PROBLEM REQUIREMENTS
Return every line of the data exactly as it stands.

● ● ● ●

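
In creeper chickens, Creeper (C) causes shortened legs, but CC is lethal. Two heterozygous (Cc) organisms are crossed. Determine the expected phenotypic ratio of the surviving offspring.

Cross: Cc × Cc
Punnett square offspring (before lethality): 1 CC, 2 Cc, 1 cc
The CC genotype is lethal (embryos die); surviving offspring: 2 Cc, 1 cc
Ratio: 2 creeper : 1 normal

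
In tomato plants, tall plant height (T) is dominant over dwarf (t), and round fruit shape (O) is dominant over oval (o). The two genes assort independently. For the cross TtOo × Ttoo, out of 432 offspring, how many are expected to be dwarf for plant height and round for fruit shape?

Dihybrid cross TtOo × Ttoo — consider each gene separately:
plant height: Tt × Tt → 1 TT, 2 Tt, 1 tt → 3 T_ : 1 tt (out of 4)
fruit shape: Oo × oo → 2 Oo, 2 oo → 2 O_ : 2 oo (out of 4)
Looking for: dwarf (tt) and round (O_)
P(dwarf) = 1/4, P(round) = 2/4
P(both) = 1/4 × 2/4 = 2/16 = 1/8
Expected count = 1/8 × 432 = 54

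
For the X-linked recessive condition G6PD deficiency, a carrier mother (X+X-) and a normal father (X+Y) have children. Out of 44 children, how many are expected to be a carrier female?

Cross: X+X- × X+Y
Offspring: 1 X+X+, 1 X+Y, 1 X+X-, 1 X-Y
Probability of a carrier female: 1/4
Expected count = 1/4 × 44 = 11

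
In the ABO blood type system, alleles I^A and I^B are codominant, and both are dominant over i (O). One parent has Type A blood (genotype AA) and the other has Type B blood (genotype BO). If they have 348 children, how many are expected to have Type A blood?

Cross: AA × BO
Possible offspring genotypes: 2 AB, 2 AO
Blood type counts: 2 Type AB, 2 Type A
Probability of Type A: 2/4 = 1/2
Expected count = 1/2 × 348 = 174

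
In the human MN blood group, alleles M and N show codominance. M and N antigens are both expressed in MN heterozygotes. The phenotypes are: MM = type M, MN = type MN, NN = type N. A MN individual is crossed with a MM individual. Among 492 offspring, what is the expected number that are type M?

Punnett square for MN × MM:
Offspring genotypes: 2 MM, 2 MN
Phenotype counts: 2 type M, 2 type MN
type M: 2 out of 4 → fraction 1/2
Expected count = 1/2 × 492 = 246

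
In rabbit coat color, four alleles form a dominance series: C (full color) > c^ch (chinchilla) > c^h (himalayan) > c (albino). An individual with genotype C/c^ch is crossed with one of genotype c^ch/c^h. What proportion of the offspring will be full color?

Cross: C/c^ch × c^ch/c^h
Allele dominance: C > c^ch > c^h > c
Offspring genotypes: 1 C/c^ch, 1 C/c^h, 1 c^ch/c^ch, 1 c^ch/c^h
Phenotype counts: 2 full color, 2 chinchilla
full color: 2 out of 4
Probability: 2/4 = 1/2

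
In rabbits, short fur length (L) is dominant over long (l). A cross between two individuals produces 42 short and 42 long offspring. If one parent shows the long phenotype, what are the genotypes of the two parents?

Observed offspring: 42 short, 42 long
The observed ratio simplifies to 1:1. One parent shows long, so its genotype must be ll. A 1:1 offspring split requires the other parent to be heterozygous (Ll).
Parent genotypes: ll × Ll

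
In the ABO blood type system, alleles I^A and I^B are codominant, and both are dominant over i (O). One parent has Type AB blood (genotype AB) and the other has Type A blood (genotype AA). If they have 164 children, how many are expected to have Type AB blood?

Cross: AB × AA
Possible offspring genotypes: 2 AA, 2 AB
Blood type counts: 2 Type A, 2 Type AB
Probability of Type AB: 2/4 = 1/2
Expected count = 1/2 × 164 = 82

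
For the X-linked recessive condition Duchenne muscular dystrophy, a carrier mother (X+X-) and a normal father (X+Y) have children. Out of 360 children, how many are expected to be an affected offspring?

Cross: X+X- × X+Y
Offspring: 1 X+X+, 1 X+Y, 1 X+X-, 1 X-Y
Probability of an affected offspring: 1/4
Expected count = 1/4 × 360 = 90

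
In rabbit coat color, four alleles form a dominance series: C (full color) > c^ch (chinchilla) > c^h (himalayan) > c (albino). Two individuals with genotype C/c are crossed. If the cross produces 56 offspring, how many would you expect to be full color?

Cross: C/c × C/c
Allele dominance: C > c^ch > c^h > c
Offspring genotypes: 1 C/C, 2 C/c, 1 c/c
Phenotype counts: 3 full color, 1 albino
full color: 3 out of 4 → fraction 3/4
Expected count = 3/4 × 56 = 42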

● ● ● ●

SOLVED PROBLEM
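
In creeper chickens, Creeper (C) causes shortened legs, but CC is lethal. Two heterozygous (Cc) organisms are crossed. Determine the expected phenotypic ratio of the surviving offspring.

Cross: Cc × Cc
Punnett square offspring (before lethality): 1 CC, 2 Cc, 1 cc
The CC genotype is lethal (embryos die); surviving offspring: 2 Cc, 1 cc
Ratio: 2 creeper : 1 normal

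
In tomato plants, tall plant height (T) is dominant over dwarf (t), and round fruit shape (O) is dominant over oval (o). The two genes assort independently. For the cross TtOo × Ttoo, out of 432 offspring, how many are expected to be dwarf for plant height and round for fruit shape?

Dihybrid cross TtOo × Ttoo — consider each gene separately:
plant height: Tt × Tt → 1 TT, 2 Tt, 1 tt → 3 T_ : 1 tt (out of 4)
fruit shape: Oo × oo → 2 Oo, 2 oo → 2 O_ : 2 oo (out of 4)
Looking for: dwarf (tt) and round (O_)
P(dwarf) = 1/4, P(round) = 2/4
P(both) = 1/4 × 2/4 = 2/16 = 1/8
Expected count = 1/8 × 432 = 54

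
For the X-linked recessive condition G6PD deficiency, a carrier mother (X+X-) and a normal father (X+Y) have children. Out of 44 children, how many are expected to be a carrier female?

Cross: X+X- × X+Y
Offspring: 1 X+X+, 1 X+Y, 1 X+X-, 1 X-Y
Probability of a carrier female: 1/4
Expected count = 1/4 × 44 = 11

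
In the ABO blood type system, alleles I^A and I^B are codominant, and both are dominant over i (O). One parent has Type A blood (genotype AA) and the other has Type B blood (genotype BO). If they have 348 children, how many are expected to have Type A blood?

Cross: AA × BO
Possible offspring genotypes: 2 AB, 2 AO
Blood type counts: 2 Type AB, 2 Type A
Probability of Type A: 2/4 = 1/2
Expected count = 1/2 × 348 = 174

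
In the human MN blood group, alleles M and N show codominance. M and N antigens are both expressed in MN heterozygotes. The phenotypes are: MM = type M, MN = type MN, NN = type N. A MN individual is crossed with a MM individual. Among 492 offspring, what is the expected number that are type M?

Punnett square for MN × MM:
Offspring genotypes: 2 MM, 2 MN
Phenotype counts: 2 type M, 2 type MN
type M: 2 out of 4 → fraction 1/2
Expected count = 1/2 × 492 = 246

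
In rabbit coat color, four alleles form a dominance series: C (full color) > c^ch (chinchilla) > c^h (himalayan) > c (albino). An individual with genotype C/c^ch is crossed with one of genotype c^ch/c^h. What proportion of the offspring will be full color?

Cross: C/c^ch × c^ch/c^h
Allele dominance: C > c^ch > c^h > c
Offspring genotypes: 1 C/c^ch, 1 C/c^h, 1 c^ch/c^ch, 1 c^ch/c^h
Phenotype counts: 2 full color, 2 chinchilla
full color: 2 out of 4
Probability: 2/4 = 1/2

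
In rabbits, short fur length (L) is dominant over long (l). A cross between two individuals produces 42 short and 42 long offspring. If one parent shows the long phenotype, what are the genotypes of the two parents?

Observed offspring: 42 short, 42 long
The observed ratio simplifies to 1:1. One parent shows long, so its genotype must be ll. A 1:1 offspring split requires the other parent to be heterozygous (Ll).
Parent genotypes: ll × Ll

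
In the ABO blood type system, alleles I^A and I^B are codominant, and both are dominant over i (O). One parent has Type AB blood (genotype AB) and the other has Type A blood (genotype AA). If they have 164 children, how many are expected to have Type AB blood?

Cross: AB × AA
Possible offspring genotypes: 2 AA, 2 AB
Blood type counts: 2 Type A, 2 Type AB
Probability of Type AB: 2/4 = 1/2
Expected count = 1/2 × 164 = 82

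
For the X-linked recessive condition Duchenne muscular dystrophy, a carrier mother (X+X-) and a normal father (X+Y) have children. Out of 360 children, how many are expected to be an affected offspring?

Cross: X+X- × X+Y
Offspring: 1 X+X+, 1 X+Y, 1 X+X-, 1 X-Y
Probability of an affected offspring: 1/4
Expected count = 1/4 × 360 = 90

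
In rabbit coat color, four alleles form a dominance series: C (full color) > c^ch (chinchilla) > c^h (himalayan) > c (albino). Two individuals with genotype C/c are crossed. If the cross produces 56 offspring, how many would you expect to be full color?

Cross: C/c × C/c
Allele dominance: C > c^ch > c^h > c
Offspring genotypes: 1 C/C, 2 C/c, 1 c/c
Phenotype counts: 3 full color, 1 albino
full color: 3 out of 4 → fraction 3/4
Expected count = 3/4 × 56 = 42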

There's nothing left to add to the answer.